Segment Start: Exercise input

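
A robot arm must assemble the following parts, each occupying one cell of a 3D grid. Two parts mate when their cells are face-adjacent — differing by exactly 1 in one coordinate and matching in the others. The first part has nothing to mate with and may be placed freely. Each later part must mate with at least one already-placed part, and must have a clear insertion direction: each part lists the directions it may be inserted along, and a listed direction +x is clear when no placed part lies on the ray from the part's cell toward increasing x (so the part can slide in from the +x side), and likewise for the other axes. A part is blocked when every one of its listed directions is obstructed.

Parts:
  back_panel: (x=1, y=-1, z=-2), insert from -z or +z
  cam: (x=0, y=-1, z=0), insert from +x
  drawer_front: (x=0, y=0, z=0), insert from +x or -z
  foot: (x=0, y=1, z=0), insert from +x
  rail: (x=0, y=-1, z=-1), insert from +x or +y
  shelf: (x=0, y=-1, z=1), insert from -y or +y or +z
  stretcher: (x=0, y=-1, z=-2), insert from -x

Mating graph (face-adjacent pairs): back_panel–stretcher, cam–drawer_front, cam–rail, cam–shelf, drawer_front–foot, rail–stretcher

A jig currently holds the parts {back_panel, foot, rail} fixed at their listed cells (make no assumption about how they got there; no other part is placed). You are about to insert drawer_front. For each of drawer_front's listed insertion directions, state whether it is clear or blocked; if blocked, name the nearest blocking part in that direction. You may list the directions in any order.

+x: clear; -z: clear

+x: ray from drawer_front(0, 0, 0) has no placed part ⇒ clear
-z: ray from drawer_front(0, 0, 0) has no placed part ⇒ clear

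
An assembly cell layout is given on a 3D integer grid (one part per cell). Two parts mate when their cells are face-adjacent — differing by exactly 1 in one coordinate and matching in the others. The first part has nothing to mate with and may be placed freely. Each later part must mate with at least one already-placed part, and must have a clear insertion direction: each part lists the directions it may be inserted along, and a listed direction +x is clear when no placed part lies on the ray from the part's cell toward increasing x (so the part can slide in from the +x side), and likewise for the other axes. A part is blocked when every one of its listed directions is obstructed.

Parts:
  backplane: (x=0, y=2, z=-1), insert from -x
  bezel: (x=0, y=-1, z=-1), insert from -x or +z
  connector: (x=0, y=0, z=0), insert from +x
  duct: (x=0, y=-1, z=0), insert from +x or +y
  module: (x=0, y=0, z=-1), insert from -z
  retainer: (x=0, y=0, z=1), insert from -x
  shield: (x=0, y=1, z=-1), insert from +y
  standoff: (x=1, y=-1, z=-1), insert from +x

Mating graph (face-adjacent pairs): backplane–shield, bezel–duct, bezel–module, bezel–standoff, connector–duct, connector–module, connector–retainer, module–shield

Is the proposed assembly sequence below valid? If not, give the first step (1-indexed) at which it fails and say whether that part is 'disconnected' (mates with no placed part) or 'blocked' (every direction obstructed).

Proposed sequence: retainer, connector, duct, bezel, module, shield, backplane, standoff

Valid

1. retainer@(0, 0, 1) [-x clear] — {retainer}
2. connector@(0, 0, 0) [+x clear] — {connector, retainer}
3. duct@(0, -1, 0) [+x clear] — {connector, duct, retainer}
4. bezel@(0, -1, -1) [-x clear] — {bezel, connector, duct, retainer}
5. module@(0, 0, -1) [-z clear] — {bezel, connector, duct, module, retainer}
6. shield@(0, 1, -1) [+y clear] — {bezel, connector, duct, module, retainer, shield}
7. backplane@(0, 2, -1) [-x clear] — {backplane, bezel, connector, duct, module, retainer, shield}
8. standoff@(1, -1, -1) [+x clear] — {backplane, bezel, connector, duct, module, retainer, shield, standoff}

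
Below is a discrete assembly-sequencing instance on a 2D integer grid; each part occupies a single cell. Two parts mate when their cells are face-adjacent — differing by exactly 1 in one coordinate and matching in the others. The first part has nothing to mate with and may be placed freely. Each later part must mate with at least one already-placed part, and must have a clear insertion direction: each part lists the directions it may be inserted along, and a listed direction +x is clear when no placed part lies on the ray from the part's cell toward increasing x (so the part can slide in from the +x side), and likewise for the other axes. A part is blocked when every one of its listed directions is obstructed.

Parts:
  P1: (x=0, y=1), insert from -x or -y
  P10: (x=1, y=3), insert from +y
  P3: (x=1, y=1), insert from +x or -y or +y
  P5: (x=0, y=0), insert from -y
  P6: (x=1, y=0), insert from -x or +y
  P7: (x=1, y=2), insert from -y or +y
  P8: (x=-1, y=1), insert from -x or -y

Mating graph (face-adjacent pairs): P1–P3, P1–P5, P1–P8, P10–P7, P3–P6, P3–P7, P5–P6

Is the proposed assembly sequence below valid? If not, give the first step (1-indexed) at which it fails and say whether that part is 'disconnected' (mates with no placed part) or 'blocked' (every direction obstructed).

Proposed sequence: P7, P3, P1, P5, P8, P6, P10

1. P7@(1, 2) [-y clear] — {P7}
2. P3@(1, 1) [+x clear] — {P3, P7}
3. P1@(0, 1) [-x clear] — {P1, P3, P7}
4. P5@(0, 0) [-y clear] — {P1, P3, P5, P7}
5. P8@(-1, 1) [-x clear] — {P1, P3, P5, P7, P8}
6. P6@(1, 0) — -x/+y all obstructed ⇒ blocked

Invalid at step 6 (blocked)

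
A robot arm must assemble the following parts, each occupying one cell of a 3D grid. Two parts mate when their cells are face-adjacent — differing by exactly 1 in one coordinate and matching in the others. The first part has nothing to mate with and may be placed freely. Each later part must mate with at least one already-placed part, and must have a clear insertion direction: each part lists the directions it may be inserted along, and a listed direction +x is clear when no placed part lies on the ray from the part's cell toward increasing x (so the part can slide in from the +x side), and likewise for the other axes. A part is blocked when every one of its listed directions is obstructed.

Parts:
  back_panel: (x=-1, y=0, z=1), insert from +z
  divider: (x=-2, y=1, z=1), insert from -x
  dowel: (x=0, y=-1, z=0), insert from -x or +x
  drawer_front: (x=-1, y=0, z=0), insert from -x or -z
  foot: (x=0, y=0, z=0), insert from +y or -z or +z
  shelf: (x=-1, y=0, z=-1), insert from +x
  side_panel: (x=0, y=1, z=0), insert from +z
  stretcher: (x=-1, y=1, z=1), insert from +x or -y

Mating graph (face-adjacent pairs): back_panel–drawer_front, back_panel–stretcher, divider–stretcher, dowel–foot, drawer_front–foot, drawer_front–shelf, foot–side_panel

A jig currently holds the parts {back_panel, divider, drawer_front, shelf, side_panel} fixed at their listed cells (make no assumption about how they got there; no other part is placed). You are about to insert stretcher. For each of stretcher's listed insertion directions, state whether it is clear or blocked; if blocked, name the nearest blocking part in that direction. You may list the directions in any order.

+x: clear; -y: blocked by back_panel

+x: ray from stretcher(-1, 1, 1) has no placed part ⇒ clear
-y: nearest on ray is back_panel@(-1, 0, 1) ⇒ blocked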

Segment End: Exercise input
Segment Start: Exercise input

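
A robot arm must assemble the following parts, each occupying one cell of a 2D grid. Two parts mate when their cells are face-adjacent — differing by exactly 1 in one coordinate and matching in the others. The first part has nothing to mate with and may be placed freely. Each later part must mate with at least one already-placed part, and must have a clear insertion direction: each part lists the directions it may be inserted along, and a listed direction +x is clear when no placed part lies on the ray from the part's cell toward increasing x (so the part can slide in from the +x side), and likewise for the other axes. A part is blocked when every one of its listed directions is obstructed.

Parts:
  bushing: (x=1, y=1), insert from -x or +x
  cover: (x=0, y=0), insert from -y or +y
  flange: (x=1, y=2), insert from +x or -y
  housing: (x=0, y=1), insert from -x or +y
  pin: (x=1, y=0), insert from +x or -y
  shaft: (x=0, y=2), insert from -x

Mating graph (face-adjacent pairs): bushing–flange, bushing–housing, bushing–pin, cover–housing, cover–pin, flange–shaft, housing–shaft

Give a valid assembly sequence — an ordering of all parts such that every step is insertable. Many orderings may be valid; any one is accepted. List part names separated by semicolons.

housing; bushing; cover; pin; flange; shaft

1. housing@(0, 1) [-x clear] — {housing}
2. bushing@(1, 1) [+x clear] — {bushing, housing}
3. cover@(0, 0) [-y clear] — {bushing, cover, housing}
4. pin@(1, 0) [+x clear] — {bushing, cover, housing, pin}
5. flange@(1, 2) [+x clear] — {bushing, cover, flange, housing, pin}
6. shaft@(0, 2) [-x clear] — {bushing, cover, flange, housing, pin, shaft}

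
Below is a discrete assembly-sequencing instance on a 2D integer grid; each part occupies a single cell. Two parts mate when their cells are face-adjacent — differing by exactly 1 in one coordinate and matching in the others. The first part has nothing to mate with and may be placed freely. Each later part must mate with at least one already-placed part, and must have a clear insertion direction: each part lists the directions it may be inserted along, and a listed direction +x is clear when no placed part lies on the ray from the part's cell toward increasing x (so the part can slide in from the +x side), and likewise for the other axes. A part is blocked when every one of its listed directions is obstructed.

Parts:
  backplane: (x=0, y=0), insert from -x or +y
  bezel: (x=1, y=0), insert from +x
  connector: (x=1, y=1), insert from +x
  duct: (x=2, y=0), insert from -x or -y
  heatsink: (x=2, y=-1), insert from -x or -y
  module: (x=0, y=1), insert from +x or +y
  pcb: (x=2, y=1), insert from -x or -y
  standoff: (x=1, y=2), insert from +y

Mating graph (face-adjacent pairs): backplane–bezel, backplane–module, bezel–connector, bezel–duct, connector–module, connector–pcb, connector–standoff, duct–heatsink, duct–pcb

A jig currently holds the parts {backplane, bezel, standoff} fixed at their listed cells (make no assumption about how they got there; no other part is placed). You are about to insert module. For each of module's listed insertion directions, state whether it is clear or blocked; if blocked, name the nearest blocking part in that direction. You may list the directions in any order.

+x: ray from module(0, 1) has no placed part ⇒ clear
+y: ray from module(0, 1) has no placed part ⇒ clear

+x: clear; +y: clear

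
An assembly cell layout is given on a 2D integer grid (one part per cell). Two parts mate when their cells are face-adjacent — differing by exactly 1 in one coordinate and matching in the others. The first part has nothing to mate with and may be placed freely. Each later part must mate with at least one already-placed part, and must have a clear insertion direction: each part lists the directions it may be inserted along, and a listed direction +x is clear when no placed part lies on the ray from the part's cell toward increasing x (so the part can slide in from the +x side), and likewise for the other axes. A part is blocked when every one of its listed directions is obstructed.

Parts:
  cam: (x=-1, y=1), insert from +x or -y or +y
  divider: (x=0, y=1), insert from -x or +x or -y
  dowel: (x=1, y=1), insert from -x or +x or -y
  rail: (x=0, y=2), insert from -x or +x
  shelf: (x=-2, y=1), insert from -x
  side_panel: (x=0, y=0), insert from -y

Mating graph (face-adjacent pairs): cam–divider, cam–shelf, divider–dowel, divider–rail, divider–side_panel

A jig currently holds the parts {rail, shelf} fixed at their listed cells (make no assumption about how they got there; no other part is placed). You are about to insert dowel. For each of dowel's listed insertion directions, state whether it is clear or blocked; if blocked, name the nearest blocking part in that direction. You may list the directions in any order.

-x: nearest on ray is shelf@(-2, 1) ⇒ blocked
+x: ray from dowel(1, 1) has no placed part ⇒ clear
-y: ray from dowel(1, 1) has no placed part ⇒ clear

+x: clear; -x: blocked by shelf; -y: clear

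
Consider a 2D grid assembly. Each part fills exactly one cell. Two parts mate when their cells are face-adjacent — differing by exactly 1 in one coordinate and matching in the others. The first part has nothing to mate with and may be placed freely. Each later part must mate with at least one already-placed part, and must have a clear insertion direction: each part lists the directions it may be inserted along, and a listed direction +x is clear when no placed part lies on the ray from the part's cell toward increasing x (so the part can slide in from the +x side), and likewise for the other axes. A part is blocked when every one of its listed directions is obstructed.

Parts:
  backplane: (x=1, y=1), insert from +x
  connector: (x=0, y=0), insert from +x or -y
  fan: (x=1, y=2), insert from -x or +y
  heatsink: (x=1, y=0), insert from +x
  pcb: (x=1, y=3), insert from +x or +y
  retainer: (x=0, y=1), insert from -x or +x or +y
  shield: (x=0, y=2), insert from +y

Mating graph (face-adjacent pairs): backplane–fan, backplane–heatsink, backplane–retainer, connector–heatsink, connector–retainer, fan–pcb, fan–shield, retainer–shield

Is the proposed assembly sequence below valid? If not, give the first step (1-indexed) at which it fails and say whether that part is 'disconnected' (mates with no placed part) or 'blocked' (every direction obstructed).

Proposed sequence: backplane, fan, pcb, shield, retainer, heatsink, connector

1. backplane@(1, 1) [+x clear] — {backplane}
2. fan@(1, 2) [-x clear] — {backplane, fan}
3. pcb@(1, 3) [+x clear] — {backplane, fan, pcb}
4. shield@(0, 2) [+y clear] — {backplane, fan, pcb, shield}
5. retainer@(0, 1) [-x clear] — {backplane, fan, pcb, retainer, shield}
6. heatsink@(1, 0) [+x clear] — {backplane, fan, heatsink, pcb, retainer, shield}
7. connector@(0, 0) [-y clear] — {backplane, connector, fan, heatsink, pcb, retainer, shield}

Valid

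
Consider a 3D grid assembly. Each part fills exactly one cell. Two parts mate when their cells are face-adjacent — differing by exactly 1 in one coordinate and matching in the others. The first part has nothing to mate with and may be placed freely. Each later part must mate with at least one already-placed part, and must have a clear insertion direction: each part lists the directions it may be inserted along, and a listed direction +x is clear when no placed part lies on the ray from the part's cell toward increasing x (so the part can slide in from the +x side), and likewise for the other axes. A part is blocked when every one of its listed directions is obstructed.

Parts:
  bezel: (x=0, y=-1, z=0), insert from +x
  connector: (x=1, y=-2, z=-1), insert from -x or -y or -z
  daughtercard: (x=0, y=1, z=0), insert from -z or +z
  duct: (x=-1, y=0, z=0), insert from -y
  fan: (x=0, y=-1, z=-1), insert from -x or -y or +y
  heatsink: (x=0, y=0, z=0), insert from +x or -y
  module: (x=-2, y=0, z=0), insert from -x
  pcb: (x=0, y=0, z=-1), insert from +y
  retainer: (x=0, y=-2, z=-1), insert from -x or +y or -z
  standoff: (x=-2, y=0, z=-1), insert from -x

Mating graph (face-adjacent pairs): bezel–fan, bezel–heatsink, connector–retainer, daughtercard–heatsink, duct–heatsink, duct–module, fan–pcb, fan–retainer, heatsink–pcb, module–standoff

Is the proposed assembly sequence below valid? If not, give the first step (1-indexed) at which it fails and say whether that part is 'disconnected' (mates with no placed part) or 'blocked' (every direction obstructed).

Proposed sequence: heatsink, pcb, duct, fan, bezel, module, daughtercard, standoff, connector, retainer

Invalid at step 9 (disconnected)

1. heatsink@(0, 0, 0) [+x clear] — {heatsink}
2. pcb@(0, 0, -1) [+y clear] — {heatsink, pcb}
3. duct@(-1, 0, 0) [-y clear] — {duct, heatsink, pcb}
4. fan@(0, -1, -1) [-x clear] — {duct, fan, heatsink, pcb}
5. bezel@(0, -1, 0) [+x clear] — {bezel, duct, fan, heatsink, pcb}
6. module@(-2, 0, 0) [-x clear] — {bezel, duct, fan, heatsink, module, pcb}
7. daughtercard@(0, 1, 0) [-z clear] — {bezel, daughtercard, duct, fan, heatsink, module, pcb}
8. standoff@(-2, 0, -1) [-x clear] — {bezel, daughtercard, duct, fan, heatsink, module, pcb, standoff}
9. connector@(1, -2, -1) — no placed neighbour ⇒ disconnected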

Segment End: Exercise input

What you will do:
Which lines above run from the one containing "drawer_front: (x=-1, y=0, z=0), insert" down to the one containing "stretcher: (x=-1, y=1, z=1), insert"? Repeat exactly those, both ends included, and nothing else.

Result of the task:
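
  drawer_front: (x=-1, y=0, z=0), insert from -x or -z
  foot: (x=0, y=0, z=0), insert from +y or -z or +z
  shelf: (x=-1, y=0, z=-1), insert from +x
  side_panel: (x=0, y=1, z=0), insert from +z
  stretcher: (x=-1, y=1, z=1), insert from +x or -y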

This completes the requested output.